* Action item
Take the line that has "Most recent rating: 2" in it and every line after it to the end of the entries, and reproduce them exactly.

* Information supplied

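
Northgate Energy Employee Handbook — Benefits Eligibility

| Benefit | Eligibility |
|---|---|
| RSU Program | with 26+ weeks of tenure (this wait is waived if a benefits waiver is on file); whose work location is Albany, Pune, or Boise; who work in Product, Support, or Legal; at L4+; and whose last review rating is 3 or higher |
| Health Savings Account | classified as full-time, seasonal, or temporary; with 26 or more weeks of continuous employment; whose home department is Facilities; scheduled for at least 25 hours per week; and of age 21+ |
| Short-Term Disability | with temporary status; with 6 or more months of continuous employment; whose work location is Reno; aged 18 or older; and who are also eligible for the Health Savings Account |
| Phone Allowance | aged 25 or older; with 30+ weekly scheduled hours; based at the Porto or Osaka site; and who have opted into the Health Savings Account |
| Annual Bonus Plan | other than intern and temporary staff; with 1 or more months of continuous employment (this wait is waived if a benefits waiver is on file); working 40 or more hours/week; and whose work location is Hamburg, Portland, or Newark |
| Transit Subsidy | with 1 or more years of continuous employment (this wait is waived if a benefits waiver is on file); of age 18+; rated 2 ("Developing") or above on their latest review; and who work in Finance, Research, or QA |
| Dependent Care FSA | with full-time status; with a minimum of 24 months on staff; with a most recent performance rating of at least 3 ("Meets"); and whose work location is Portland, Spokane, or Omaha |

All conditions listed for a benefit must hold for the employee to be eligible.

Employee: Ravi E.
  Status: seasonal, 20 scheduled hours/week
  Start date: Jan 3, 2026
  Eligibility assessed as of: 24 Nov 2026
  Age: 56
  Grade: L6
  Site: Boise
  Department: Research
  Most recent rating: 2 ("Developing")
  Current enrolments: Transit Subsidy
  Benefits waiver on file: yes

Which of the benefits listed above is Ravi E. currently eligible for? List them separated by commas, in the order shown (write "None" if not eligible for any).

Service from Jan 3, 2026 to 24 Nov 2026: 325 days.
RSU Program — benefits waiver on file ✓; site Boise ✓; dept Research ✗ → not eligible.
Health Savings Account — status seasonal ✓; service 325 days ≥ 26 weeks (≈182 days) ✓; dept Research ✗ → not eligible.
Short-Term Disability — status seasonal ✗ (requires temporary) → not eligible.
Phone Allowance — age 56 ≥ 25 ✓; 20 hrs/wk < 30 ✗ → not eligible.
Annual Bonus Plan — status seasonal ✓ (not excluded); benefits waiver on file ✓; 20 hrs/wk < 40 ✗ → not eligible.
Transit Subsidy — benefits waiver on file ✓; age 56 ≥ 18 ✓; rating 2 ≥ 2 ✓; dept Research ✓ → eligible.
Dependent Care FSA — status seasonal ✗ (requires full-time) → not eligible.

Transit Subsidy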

* Answer
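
  Most recent rating: 2 ("Developing")
  Current enrolments: Transit Subsidy
  Benefits waiver on file: yes

Which of the benefits listed above is Ravi E. currently eligible for? List them separated by commas, in the order shown (write "None" if not eligible for any).

Service from Jan 3, 2026 to 24 Nov 2026: 325 days.
RSU Program — benefits waiver on file ✓; site Boise ✓; dept Research ✗ → not eligible.
Health Savings Account — status seasonal ✓; service 325 days ≥ 26 weeks (≈182 days) ✓; dept Research ✗ → not eligible.
Short-Term Disability — status seasonal ✗ (requires temporary) → not eligible.
Phone Allowance — age 56 ≥ 25 ✓; 20 hrs/wk < 30 ✗ → not eligible.
Annual Bonus Plan — status seasonal ✓ (not excluded); benefits waiver on file ✓; 20 hrs/wk < 40 ✗ → not eligible.
Transit Subsidy — benefits waiver on file ✓; age 56 ≥ 18 ✓; rating 2 ≥ 2 ✓; dept Research ✓ → eligible.
Dependent Care FSA — status seasonal ✗ (requires full-time) → not eligible.

Transit Subsidy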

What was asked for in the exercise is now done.